▶ **EXERCISE**
Give back, word for word, every line from the one containing "In ℚ_5, the" to the end of the listing, and nothing more.
════════
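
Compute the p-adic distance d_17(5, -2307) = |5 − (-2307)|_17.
d_17(5, -2307) = 1/289

Step 1 — x − y = 5 − (-2307) = 2312. Step 2 — v_17(2312) = 2 (factor: 2312 = (17^2 · 8); the sign does not affect v_p). Step 3 — |x − y|_17 = 17^{-2} = 1/289.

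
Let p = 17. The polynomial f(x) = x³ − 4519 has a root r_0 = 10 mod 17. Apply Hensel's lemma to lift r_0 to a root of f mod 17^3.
r_2 = 3036 (mod 4913)

Hensel: r_{i+1} = r_i − f(r_i)/f′(r_i) mod 17^{i+2}, where f′(x) = 3x². Iterate:
  r_0 = 10 (mod 17)
  r_1 = 146 (mod 289)
  r_2 = 3036 (mod 4913)
Final: r = 3036 with f(r) ≡ 0 mod 17^3.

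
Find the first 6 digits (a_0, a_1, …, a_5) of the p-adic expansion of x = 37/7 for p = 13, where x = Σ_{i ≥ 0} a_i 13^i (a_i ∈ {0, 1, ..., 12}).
(a_0, …, a_5) = (9, 9, 3, 9, 3, 9)

v_13(37/7) = 0 (numerator and denominator both coprime to 13), so x ∈ ℤ_13^×. Compute digits iteratively via a_i = x_i mod 13, x_{i+1} = (x_i − a_i)/13, with x_0 = x:
  x_0 = 37/7;  a_0 = 9;  x_1 = (x_0 − 9)/13 = -2/7
  x_1 = -2/7;  a_1 = 9;  x_2 = (x_1 − 9)/13 = -5/7
  x_2 = -5/7;  a_2 = 3;  x_3 = (x_2 − 3)/13 = -2/7
  x_3 = -2/7;  a_3 = 9;  x_4 = (x_3 − 9)/13 = -5/7
  x_4 = -5/7;  a_4 = 3;  x_5 = (x_4 − 3)/13 = -2/7
  x_5 = -2/7;  a_5 = 9;  x_6 = (x_5 − 9)/13 = -5/7
Digits: (9, 9, 3, 9, 3, 9).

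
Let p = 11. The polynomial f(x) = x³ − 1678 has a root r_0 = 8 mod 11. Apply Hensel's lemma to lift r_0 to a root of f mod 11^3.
r_2 = 1306 (mod 1331)

Hensel: r_{i+1} = r_i − f(r_i)/f′(r_i) mod 11^{i+2}, where f′(x) = 3x². Iterate:
  r_0 = 8 (mod 11)
  r_1 = 96 (mod 121)
  r_2 = 1306 (mod 1331)
Final: r = 1306 with f(r) ≡ 0 mod 11^3.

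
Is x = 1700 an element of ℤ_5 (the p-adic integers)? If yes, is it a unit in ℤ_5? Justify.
x ∈ ℤ_5 but not a unit; v_5(x) = 2 > 0

ℤ_5 = {x ∈ ℚ_5 : v_5(x) ≥ 0} and ℤ_5^× = {x ∈ ℤ_5 : v_5(x) = 0}. Here v_5(1700) = v_5(num) − v_5(den) = 2; compare against these criteria.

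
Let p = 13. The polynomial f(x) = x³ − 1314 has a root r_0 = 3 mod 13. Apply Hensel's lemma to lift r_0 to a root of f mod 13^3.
r_2 = 107 (mod 2197)

Hensel: r_{i+1} = r_i − f(r_i)/f′(r_i) mod 13^{i+2}, where f′(x) = 3x². Iterate:
  r_0 = 3 (mod 13)
  r_1 = 107 (mod 169)
  r_2 = 107 (mod 2197)
Final: r = 107 with f(r) ≡ 0 mod 13^3.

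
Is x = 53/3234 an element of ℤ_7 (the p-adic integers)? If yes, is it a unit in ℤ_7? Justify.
x ∉ ℤ_7 (v_7(x) = -2 < 0)

ℤ_7 = {x ∈ ℚ_7 : v_7(x) ≥ 0} and ℤ_7^× = {x ∈ ℤ_7 : v_7(x) = 0}. Here v_7(53/3234) = v_7(num) − v_7(den) = -2; compare against these criteria.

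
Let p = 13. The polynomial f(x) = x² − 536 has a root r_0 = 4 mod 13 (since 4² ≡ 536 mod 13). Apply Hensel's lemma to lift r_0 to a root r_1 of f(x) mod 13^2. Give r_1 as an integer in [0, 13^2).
r_1 = 69 (mod 169)

Hensel's recurrence: r_{i+1} = r_i − f(r_i)·(f′(r_i))^{-1} mod 13^{i+2}, with f′(x) = 2x. Iterate:
  r_0 = 4 (mod 13)
  r_1 = 69 (mod 169)
Final: r_1 = 69, and one checks f(r_1) ≡ 0 mod 13^2.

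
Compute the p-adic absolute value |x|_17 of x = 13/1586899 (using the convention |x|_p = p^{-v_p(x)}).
|13/1586899|_17 = 83521

Step 1 — compute v_17(x) by factoring powers of 17 out of the numerator and denominator: v_17(13/1586899) = -4. Step 2 — apply |x|_p = p^{-v_p(x)} = 17^{4} = 83521.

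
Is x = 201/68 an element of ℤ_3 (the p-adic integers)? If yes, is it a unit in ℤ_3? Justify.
x ∈ ℤ_3 but not a unit; v_3(x) = 1 > 0

ℤ_3 = {x ∈ ℚ_3 : v_3(x) ≥ 0} and ℤ_3^× = {x ∈ ℤ_3 : v_3(x) = 0}. Here v_3(201/68) = v_3(num) − v_3(den) = 1; compare against these criteria.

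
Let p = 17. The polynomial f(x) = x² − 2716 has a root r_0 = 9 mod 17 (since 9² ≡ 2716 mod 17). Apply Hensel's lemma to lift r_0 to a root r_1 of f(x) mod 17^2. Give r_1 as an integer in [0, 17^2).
r_1 = 43 (mod 289)

Hensel's recurrence: r_{i+1} = r_i − f(r_i)·(f′(r_i))^{-1} mod 17^{i+2}, with f′(x) = 2x. Iterate:
  r_0 = 9 (mod 17)
  r_1 = 43 (mod 289)
Final: r_1 = 43, and one checks f(r_1) ≡ 0 mod 17^2.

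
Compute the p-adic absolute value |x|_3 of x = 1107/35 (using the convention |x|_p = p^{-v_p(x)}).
|1107/35|_3 = 1/27

Step 1 — compute v_3(x) by factoring powers of 3 out of the numerator and denominator: v_3(1107/35) = 3. Step 2 — apply |x|_p = p^{-v_p(x)} = 3^{-3} = 1/27.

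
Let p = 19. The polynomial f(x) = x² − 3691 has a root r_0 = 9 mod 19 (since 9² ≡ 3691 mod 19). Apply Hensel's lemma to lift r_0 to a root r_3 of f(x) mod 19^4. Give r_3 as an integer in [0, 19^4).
r_3 = 58130 (mod 130321)

Hensel's recurrence: r_{i+1} = r_i − f(r_i)·(f′(r_i))^{-1} mod 19^{i+2}, with f′(x) = 2x. Iterate:
  r_0 = 9 (mod 19)
  r_1 = 9 (mod 361)
  r_2 = 3258 (mod 6859)
  r_3 = 58130 (mod 130321)
Final: r_3 = 58130, and one checks f(r_3) ≡ 0 mod 19^4.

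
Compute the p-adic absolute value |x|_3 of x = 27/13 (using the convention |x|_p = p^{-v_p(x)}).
|27/13|_3 = 1/27

Step 1 — compute v_3(x) by factoring powers of 3 out of the numerator and denominator: v_3(27/13) = 3. Step 2 — apply |x|_p = p^{-v_p(x)} = 3^{-3} = 1/27.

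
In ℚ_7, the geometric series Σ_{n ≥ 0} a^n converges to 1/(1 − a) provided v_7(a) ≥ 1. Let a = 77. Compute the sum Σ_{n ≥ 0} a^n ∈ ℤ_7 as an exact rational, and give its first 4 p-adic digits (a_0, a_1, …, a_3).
Σ a^n = 1/(1 − a) = -1/76;  first 4 digits = (1, 4, 3, 4)

v_7(a) = 1 ≥ 1, so the series converges in ℤ_7 to 1/(1 − a) = 1/(1 − 77) = -1/76. Expand this rational in ℤ_7: compute digits iteratively via d_i = x_i mod 7, x_{i+1} = (x_i − d_i)/7. The first 4 digits are (1, 4, 3, 4).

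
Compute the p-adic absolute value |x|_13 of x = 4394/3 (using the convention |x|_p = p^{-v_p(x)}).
|4394/3|_13 = 1/2197

Step 1 — compute v_13(x) by factoring powers of 13 out of the numerator and denominator: v_13(4394/3) = 3. Step 2 — apply |x|_p = p^{-v_p(x)} = 13^{-3} = 1/2197.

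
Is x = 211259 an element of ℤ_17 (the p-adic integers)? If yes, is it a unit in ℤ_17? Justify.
x ∈ ℤ_17 but not a unit; v_17(x) = 3 > 0

ℤ_17 = {x ∈ ℚ_17 : v_17(x) ≥ 0} and ℤ_17^× = {x ∈ ℤ_17 : v_17(x) = 0}. Here v_17(211259) = v_17(num) − v_17(den) = 3; compare against these criteria.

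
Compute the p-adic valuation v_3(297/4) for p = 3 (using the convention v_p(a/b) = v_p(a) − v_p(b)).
v_3(297/4) = 3

Factor powers of 3 from the numerator and denominator of the reduced fraction: 297 = 3^3 · 11 and 4 = 3^0 · 4. Apply v_p(a/b) = v_p(a) − v_p(b): v_3(297/4) = 3 − 0 = 3.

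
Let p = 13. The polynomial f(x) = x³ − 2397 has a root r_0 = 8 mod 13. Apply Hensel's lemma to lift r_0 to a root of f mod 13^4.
r_3 = 12111 (mod 28561)

Hensel: r_{i+1} = r_i − f(r_i)/f′(r_i) mod 13^{i+2}, where f′(x) = 3x². Iterate:
  r_0 = 8 (mod 13)
  r_1 = 112 (mod 169)
  r_2 = 1126 (mod 2197)
  r_3 = 12111 (mod 28561)
Final: r = 12111 with f(r) ≡ 0 mod 13^4.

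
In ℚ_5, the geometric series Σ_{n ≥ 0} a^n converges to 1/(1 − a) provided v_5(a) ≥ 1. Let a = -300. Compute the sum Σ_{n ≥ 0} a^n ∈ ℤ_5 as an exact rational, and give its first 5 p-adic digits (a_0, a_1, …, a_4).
Σ a^n = 1/(1 − a) = 1/301;  first 5 digits = (1, 0, 3, 2, 3)

v_5(a) = 2 ≥ 1, so the series converges in ℤ_5 to 1/(1 − a) = 1/(1 − (-300)) = 1/301. Expand this rational in ℤ_5: compute digits iteratively via d_i = x_i mod 5, x_{i+1} = (x_i − d_i)/5. The first 5 digits are (1, 0, 3, 2, 3).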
════════
▶ **RESPONSE AREA**
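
In ℚ_5, the geometric series Σ_{n ≥ 0} a^n converges to 1/(1 − a) provided v_5(a) ≥ 1. Let a = -300. Compute the sum Σ_{n ≥ 0} a^n ∈ ℤ_5 as an exact rational, and give its first 5 p-adic digits (a_0, a_1, …, a_4).
Σ a^n = 1/(1 − a) = 1/301;  first 5 digits = (1, 0, 3, 2, 3)

v_5(a) = 2 ≥ 1, so the series converges in ℤ_5 to 1/(1 − a) = 1/(1 − (-300)) = 1/301. Expand this rational in ℤ_5: compute digits iteratively via d_i = x_i mod 5, x_{i+1} = (x_i − d_i)/5. The first 5 digits are (1, 0, 3, 2, 3).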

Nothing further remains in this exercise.